**Task statement:**
The lines from the top of the records below through the one containing "P5: arrival=17, burst=6" are to be transcribed exactly, and nothing else is to be added.

**Records for the exercise:**
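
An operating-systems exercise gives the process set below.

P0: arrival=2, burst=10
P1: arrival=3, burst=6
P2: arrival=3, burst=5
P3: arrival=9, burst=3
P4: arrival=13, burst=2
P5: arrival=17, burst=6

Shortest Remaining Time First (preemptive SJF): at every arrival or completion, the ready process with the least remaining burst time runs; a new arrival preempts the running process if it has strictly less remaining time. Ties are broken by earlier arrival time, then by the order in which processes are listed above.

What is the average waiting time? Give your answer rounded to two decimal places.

Gantt: | idle 0-2 | P0 2-3 | P2 3-8 | P1 8-9 | P3 9-12 | P1 12-13 | P4 13-15 | P1 15-19 | P5 19-25 | P0 25-34 |
Completion: P0=34  P1=19  P2=8  P3=12  P4=15  P5=25
Waiting times: P0=22, P1=10, P2=0, P3=0, P4=0, P5=2
Average waiting = (22+10+0+0+0+2) / 6 = 34/6 = 5.67

5.67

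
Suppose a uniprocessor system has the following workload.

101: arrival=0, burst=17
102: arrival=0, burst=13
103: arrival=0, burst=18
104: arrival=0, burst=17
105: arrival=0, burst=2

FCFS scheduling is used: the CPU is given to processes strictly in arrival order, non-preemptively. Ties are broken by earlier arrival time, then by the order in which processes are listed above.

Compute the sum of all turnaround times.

227

Timeline: | 101 0-17 | 102 17-30 | 103 30-48 | 104 48-65 | 105 65-67 |
Completion: 101=17  102=30  103=48  104=65  105=67
Turnaround (C−A): 101=17  102=30  103=48  104=65  105=67
Turnaround = completion − arrival: 101=17, 102=30, 103=48, 104=65, 105=67
Total turnaround = 17 + 30 + 48 + 65 + 67 = 227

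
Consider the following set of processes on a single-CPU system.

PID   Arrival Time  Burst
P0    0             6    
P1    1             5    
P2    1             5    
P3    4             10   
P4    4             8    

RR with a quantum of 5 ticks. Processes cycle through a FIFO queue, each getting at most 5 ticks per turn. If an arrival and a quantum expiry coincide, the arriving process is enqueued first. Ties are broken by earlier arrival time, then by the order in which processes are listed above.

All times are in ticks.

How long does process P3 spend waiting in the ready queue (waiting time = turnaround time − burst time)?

17

Timeline: | P0 0-5 | P1 5-10 | P2 10-15 | P3 15-20 | P4 20-25 | P0 25-26 | P3 26-31 | P4 31-34 |
Completion: P0=26  P1=10  P2=15  P3=31  P4=34
Waiting(P3) = turnaround − burst = 27 − 10 = 17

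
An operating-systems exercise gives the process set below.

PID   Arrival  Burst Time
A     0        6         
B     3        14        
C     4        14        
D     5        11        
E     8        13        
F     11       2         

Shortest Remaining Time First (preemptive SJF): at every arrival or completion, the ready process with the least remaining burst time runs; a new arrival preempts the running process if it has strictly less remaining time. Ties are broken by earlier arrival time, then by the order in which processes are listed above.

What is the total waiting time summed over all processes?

85

Timeline: | A 0-6 | D 6-11 | F 11-13 | D 13-19 | E 19-32 | B 32-46 | C 46-60 |
Completion: A=6  B=46  C=60  D=19  E=32  F=13
Waiting = turnaround − burst: A=0, B=29, C=42, D=3, E=11, F=0
Total waiting = 0 + 29 + 42 + 3 + 11 + 0 = 85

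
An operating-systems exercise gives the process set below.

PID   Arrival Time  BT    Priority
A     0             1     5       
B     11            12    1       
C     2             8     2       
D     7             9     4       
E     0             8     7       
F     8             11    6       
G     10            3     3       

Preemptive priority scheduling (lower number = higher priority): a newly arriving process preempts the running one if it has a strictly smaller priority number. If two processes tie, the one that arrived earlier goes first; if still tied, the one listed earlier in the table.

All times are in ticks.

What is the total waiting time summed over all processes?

100

Schedule: | A 0-1 | E 1-2 | C 2-10 | G 10-11 | B 11-23 | G 23-25 | D 25-34 | F 34-45 | E 45-52 |
Completion: A=1  B=23  C=10  D=34  E=52  F=45  G=25
Turnaround (C−A): A=1  B=12  C=8  D=27  E=52  F=37  G=15
Waiting = turnaround − burst: A=0, B=0, C=0, D=18, E=44, F=26, G=12
Total waiting = 0 + 0 + 0 + 18 + 44 + 26 + 12 = 100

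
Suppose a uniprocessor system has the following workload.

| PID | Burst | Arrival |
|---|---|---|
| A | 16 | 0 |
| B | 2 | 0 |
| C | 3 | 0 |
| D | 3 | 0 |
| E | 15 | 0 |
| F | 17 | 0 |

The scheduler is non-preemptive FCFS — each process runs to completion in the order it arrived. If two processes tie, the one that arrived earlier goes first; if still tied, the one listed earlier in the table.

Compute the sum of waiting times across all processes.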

**Your response:**
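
An operating-systems exercise gives the process set below.

P0: arrival=2, burst=10
P1: arrival=3, burst=6
P2: arrival=3, burst=5
P3: arrival=9, burst=3
P4: arrival=13, burst=2
P5: arrival=17, burst=6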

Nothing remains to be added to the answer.